> [Stored data entries]:
★ ★ ★ ★ ★ ★ ★
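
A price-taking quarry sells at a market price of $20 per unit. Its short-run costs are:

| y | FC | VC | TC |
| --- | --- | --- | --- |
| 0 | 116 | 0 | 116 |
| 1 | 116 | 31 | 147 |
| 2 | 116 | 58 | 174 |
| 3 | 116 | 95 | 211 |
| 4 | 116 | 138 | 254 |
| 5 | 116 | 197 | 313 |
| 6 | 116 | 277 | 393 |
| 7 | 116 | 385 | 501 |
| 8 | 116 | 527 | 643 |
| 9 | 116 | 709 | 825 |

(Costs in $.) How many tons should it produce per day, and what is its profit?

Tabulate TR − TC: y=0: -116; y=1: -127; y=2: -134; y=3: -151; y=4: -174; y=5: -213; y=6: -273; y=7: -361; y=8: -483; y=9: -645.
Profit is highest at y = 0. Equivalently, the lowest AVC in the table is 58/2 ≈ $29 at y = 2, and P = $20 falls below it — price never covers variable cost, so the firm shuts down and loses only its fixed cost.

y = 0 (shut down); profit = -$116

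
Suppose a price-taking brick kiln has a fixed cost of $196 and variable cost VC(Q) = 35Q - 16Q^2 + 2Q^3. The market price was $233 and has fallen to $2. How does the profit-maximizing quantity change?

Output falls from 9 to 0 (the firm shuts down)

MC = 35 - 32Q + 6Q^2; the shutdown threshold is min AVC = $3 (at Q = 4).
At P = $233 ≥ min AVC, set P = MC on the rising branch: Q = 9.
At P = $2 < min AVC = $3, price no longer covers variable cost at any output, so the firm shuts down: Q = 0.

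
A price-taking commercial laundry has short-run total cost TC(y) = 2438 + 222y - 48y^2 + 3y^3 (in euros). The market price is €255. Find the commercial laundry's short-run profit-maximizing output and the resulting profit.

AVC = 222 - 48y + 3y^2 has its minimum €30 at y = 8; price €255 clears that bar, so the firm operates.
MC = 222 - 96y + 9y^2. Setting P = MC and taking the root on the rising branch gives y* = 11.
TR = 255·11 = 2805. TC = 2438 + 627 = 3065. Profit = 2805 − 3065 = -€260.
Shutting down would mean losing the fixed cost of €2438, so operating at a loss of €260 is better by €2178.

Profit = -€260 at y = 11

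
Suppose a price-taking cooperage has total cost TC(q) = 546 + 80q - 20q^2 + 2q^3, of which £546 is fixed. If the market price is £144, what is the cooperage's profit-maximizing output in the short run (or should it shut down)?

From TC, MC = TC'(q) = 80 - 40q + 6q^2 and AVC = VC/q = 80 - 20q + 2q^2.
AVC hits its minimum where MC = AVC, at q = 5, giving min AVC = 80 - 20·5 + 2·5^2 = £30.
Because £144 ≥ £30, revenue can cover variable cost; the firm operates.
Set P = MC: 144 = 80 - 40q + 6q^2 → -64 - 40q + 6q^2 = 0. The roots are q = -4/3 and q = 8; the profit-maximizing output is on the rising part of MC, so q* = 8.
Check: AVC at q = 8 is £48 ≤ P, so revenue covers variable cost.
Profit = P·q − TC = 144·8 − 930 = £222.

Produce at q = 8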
★ ★ ★ ★ ★ ★ ★
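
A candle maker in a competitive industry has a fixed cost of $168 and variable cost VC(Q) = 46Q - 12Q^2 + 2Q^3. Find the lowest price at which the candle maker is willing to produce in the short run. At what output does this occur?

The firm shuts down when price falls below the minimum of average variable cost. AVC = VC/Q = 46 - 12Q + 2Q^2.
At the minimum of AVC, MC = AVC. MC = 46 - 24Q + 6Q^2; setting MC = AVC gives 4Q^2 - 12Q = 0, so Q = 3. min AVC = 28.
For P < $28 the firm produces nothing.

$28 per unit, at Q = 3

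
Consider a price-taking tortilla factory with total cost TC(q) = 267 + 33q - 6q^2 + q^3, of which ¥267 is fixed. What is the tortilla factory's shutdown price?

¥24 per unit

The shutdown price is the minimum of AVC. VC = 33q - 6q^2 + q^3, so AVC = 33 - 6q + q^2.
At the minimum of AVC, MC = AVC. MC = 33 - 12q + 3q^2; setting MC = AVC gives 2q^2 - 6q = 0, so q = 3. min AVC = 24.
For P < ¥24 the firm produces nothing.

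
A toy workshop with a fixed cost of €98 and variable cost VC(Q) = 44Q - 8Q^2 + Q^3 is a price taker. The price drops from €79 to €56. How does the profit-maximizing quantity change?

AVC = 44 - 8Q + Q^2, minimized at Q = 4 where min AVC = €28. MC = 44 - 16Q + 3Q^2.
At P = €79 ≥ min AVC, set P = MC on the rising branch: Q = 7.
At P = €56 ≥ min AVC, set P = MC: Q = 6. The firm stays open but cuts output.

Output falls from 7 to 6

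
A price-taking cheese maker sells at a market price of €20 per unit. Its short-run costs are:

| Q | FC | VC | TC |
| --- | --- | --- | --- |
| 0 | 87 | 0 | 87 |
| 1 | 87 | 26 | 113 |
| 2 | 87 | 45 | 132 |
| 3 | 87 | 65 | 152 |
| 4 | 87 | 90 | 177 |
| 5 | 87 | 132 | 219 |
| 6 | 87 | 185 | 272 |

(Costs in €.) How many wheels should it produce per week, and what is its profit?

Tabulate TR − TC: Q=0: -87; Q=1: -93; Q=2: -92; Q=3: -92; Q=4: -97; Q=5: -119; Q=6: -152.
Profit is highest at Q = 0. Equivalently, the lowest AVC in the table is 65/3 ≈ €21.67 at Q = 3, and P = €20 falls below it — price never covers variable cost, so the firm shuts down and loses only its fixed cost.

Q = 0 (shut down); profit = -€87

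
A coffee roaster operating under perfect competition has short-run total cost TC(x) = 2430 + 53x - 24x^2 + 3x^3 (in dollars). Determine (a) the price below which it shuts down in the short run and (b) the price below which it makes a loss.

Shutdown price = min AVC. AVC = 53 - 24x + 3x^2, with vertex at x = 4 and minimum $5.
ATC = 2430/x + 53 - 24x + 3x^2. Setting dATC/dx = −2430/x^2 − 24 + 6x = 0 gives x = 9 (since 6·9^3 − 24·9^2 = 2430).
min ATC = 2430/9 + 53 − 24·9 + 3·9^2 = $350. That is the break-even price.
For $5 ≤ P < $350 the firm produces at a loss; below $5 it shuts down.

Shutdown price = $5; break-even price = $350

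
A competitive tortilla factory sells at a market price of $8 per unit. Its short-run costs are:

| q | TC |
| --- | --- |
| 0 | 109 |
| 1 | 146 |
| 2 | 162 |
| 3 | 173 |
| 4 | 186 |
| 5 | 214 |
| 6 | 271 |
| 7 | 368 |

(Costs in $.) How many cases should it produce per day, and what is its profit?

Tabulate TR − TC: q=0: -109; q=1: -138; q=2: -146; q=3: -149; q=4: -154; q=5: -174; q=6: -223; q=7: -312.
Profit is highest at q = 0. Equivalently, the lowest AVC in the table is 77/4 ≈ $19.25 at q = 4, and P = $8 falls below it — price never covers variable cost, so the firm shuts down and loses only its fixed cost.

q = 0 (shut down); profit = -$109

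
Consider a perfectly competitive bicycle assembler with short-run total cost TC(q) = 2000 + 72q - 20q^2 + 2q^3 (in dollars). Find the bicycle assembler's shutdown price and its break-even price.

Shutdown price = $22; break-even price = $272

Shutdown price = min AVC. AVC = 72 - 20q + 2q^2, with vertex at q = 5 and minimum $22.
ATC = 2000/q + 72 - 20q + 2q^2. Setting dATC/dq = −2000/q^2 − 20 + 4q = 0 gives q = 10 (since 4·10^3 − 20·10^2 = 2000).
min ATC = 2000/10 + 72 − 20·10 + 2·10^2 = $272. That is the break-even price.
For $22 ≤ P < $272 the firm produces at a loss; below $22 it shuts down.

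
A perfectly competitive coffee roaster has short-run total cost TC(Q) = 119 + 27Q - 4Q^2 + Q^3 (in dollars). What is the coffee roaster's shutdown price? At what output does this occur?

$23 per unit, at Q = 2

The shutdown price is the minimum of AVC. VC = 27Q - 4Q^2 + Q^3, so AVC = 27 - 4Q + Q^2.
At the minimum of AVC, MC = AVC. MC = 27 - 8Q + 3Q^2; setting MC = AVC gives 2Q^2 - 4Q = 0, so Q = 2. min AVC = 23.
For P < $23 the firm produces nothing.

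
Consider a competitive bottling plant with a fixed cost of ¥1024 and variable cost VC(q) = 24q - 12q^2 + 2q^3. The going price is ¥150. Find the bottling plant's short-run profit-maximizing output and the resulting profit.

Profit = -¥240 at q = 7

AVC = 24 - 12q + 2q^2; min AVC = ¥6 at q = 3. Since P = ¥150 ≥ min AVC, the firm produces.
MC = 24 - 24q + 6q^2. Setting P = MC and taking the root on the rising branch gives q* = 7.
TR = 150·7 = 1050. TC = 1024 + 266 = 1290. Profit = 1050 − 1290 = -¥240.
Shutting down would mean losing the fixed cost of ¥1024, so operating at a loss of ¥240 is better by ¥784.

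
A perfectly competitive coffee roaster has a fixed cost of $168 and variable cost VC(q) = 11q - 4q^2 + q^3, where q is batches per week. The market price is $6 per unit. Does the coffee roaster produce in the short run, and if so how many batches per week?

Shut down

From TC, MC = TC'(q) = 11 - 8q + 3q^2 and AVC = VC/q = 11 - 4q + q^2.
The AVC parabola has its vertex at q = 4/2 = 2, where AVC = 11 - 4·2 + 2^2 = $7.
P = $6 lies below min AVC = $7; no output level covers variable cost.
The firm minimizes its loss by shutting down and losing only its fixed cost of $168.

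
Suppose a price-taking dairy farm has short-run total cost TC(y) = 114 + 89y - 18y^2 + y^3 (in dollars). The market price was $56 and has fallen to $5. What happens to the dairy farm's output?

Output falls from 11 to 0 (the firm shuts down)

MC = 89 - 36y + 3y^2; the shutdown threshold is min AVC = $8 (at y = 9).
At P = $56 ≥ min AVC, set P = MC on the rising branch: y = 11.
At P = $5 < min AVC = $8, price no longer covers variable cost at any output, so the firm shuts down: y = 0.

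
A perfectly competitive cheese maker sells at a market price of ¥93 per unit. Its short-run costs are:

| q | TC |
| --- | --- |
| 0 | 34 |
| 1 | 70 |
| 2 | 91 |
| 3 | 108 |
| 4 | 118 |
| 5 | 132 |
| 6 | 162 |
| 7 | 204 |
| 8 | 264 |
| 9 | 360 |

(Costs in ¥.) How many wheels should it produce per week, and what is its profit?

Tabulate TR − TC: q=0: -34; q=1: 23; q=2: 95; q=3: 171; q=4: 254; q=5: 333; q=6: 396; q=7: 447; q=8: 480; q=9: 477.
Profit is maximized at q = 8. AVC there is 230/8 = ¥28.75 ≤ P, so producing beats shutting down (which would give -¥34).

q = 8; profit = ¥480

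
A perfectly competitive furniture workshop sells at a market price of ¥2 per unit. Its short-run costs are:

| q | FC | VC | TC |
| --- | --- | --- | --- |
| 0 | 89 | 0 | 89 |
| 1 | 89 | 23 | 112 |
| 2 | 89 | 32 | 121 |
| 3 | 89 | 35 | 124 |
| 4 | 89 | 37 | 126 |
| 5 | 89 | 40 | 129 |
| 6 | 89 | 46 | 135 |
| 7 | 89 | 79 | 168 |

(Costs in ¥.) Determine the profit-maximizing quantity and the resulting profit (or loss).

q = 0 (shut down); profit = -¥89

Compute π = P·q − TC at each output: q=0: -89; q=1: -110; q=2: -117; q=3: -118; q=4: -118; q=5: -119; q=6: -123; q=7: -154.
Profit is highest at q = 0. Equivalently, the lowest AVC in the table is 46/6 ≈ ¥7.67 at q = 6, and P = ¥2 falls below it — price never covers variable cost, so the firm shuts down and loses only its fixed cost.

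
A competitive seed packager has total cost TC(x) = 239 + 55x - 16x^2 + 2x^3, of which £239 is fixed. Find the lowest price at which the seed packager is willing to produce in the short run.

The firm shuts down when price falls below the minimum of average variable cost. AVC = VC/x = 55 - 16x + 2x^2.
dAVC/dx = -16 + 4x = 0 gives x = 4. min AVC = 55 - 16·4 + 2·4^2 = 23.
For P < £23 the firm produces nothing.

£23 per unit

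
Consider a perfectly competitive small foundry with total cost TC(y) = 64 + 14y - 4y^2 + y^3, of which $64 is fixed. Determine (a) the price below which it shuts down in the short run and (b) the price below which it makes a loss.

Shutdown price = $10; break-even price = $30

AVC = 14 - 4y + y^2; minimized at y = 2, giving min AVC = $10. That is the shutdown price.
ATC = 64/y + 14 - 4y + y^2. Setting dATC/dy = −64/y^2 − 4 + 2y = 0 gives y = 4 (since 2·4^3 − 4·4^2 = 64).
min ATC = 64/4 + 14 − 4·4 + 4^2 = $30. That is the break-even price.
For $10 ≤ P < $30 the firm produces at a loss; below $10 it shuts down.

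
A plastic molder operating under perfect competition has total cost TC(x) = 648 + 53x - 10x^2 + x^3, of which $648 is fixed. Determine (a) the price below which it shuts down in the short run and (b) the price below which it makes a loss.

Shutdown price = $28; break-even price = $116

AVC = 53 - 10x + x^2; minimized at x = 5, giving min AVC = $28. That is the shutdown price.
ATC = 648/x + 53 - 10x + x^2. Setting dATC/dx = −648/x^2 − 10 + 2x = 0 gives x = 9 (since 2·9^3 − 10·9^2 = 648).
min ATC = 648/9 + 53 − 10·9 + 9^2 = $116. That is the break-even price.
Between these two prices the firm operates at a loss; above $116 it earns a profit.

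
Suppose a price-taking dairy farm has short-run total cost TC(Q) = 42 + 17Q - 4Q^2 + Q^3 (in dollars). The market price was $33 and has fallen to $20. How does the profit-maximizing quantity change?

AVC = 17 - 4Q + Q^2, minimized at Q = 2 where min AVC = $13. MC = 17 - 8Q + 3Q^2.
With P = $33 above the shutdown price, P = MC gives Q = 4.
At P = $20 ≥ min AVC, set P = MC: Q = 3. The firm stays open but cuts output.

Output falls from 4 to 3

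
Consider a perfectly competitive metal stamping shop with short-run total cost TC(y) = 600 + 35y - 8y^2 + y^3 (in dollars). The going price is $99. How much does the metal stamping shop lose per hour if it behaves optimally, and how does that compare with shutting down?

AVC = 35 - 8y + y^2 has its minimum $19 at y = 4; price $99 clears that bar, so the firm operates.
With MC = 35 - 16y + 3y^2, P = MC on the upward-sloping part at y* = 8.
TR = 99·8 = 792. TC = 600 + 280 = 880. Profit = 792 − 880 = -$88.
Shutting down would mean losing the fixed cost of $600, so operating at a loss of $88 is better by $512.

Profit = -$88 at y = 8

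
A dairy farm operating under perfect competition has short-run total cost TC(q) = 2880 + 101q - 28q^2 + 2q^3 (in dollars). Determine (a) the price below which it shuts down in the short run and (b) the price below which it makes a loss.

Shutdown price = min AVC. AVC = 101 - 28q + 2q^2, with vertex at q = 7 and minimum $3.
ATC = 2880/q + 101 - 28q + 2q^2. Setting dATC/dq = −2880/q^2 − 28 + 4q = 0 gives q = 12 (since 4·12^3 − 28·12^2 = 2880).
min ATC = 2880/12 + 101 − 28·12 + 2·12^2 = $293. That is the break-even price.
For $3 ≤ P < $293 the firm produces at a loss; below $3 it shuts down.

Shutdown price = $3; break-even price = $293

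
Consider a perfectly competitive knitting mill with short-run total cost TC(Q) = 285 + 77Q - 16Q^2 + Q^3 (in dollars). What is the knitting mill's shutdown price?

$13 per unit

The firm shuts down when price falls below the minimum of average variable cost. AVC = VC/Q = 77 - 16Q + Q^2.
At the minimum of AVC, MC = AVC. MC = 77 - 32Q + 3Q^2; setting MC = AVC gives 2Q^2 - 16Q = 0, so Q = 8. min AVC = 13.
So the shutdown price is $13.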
★ ★ ★ ★ ★ ★ ★
> [ACTIVITY]: Retype exactly the lines of the data above that fall between the line with "116 | 95 | 211 |" and the line with "709 | 825 |", inclusive, and add nothing.

> [RESPONSE]:
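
| 3 | 116 | 95 | 211 |
| 4 | 116 | 138 | 254 |
| 5 | 116 | 197 | 313 |
| 6 | 116 | 277 | 393 |
| 7 | 116 | 385 | 501 |
| 8 | 116 | 527 | 643 |
| 9 | 116 | 709 | 825 |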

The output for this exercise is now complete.